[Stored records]
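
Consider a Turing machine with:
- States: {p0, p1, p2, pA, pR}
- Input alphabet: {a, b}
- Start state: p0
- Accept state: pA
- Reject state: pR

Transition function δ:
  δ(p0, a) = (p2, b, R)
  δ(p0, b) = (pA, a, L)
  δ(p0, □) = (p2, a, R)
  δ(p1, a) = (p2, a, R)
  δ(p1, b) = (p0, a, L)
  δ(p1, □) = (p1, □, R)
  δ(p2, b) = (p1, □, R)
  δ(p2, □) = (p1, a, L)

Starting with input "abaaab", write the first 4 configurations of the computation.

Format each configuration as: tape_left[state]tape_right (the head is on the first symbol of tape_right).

Transitions applied:
Step 1: δ(p0, a) = (p2, b, R)
Step 2: δ(p2, b) = (p1, □, R)
Step 3: δ(p1, a) = (p2, a, R)

The first 4 configurations are:
[p0]abaaab ⊢ b[p2]baaab ⊢ b□[p1]aaab ⊢ b□a[p2]aab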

◆ Exercise description
Output all of the data in full, exactly as given.

◆ Answer to this problem
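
Consider a Turing machine with:
- States: {p0, p1, p2, pA, pR}
- Input alphabet: {a, b}
- Start state: p0
- Accept state: pA
- Reject state: pR

Transition function δ:
  δ(p0, a) = (p2, b, R)
  δ(p0, b) = (pA, a, L)
  δ(p0, □) = (p2, a, R)
  δ(p1, a) = (p2, a, R)
  δ(p1, b) = (p0, a, L)
  δ(p1, □) = (p1, □, R)
  δ(p2, b) = (p1, □, R)
  δ(p2, □) = (p1, a, L)

Starting with input "abaaab", write the first 4 configurations of the computation.

Format each configuration as: tape_left[state]tape_right (the head is on the first symbol of tape_right).

Transitions applied:
Step 1: δ(p0, a) = (p2, b, R)
Step 2: δ(p2, b) = (p1, □, R)
Step 3: δ(p1, a) = (p2, a, R)

The first 4 configurations are:
[p0]abaaab ⊢ b[p2]baaab ⊢ b□[p1]aaab ⊢ b□a[p2]aab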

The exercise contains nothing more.